───── PROVIDED ENTRIES ─────

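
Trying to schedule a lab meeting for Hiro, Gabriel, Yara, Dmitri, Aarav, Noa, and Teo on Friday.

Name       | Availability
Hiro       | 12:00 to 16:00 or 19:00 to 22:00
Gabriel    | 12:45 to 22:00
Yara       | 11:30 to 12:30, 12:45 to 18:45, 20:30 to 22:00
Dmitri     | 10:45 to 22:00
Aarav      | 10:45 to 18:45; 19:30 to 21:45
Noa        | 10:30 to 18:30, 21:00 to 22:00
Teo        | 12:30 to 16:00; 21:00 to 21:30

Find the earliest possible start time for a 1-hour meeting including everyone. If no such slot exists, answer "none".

Hiro ∩ Gabriel: 12:45-16:00, 19:00-22:00.
Hiro ∩ Gabriel ∩ Yara: 12:45-16:00, 20:30-22:00.
Hiro ∩ Gabriel ∩ Yara ∩ Dmitri: 12:45-16:00, 20:30-22:00.
Hiro ∩ Gabriel ∩ Yara ∩ Dmitri ∩ Aarav: 12:45-16:00, 20:30-21:45.
Hiro ∩ Gabriel ∩ Yara ∩ Dmitri ∩ Aarav ∩ Noa: 12:45-16:00, 21:00-21:45.
Hiro ∩ Gabriel ∩ Yara ∩ Dmitri ∩ Aarav ∩ Noa ∩ Teo: 12:45-16:00, 21:00-21:30.
Those are the intersection windows.
The first common window of at least 60 minutes is 12:45-16:00, so the earliest start is 12:45.

12:45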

─────

TASK
Restate word for word the lines of the data above, starting at the line containing "12:45 to 22:00" and ending at the line containing "21:00 to 21:30", both included, and nothing more.

RESULT OF THE EXERCISE
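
Gabriel    | 12:45 to 22:00
Yara       | 11:30 to 12:30, 12:45 to 18:45, 20:30 to 22:00
Dmitri     | 10:45 to 22:00
Aarav      | 10:45 to 18:45; 19:30 to 21:45
Noa        | 10:30 to 18:30, 21:00 to 22:00
Teo        | 12:30 to 16:00; 21:00 to 21:30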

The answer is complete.